◆ How to complete this task
Repeat the listing exactly, line by line.

——

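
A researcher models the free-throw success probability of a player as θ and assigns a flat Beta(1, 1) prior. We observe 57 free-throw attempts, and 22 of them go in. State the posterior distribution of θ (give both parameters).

The binomial likelihood is conjugate to the Beta prior: with 22 successes and 35 failures, the posterior is Beta(1+22, 1+35) = Beta(23, 36).

Posterior: Beta(23, 36)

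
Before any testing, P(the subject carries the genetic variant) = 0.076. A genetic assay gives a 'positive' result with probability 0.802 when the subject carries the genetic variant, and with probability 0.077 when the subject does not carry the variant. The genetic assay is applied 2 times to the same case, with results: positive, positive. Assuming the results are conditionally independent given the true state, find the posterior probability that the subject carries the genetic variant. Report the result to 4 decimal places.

With H the event that the subject carries the genetic variant, the joint likelihood of the observed sequence is P(data|H) = 0.802·0.802 = 0.64320 and P(data|¬H) = 0.077·0.077 = 0.0059290.
Bayes: P(H|data) = 0.076·0.64320 / (0.076·0.64320 + 0.924·0.0059290) = 0.048884/0.054362 = 0.8992.

Posterior P(H) ≈ 0.8992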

——

◆ Solution
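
A researcher models the free-throw success probability of a player as θ and assigns a flat Beta(1, 1) prior. We observe 57 free-throw attempts, and 22 of them go in. State the posterior distribution of θ (give both parameters).

The binomial likelihood is conjugate to the Beta prior: with 22 successes and 35 failures, the posterior is Beta(1+22, 1+35) = Beta(23, 36).

Posterior: Beta(23, 36)

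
Before any testing, P(the subject carries the genetic variant) = 0.076. A genetic assay gives a 'positive' result with probability 0.802 when the subject carries the genetic variant, and with probability 0.077 when the subject does not carry the variant. The genetic assay is applied 2 times to the same case, with results: positive, positive. Assuming the results are conditionally independent given the true state, find the posterior probability that the subject carries the genetic variant. Report the result to 4 decimal places.

With H the event that the subject carries the genetic variant, the joint likelihood of the observed sequence is P(data|H) = 0.802·0.802 = 0.64320 and P(data|¬H) = 0.077·0.077 = 0.0059290.
Bayes: P(H|data) = 0.076·0.64320 / (0.076·0.64320 + 0.924·0.0059290) = 0.048884/0.054362 = 0.8992.

Posterior P(H) ≈ 0.8992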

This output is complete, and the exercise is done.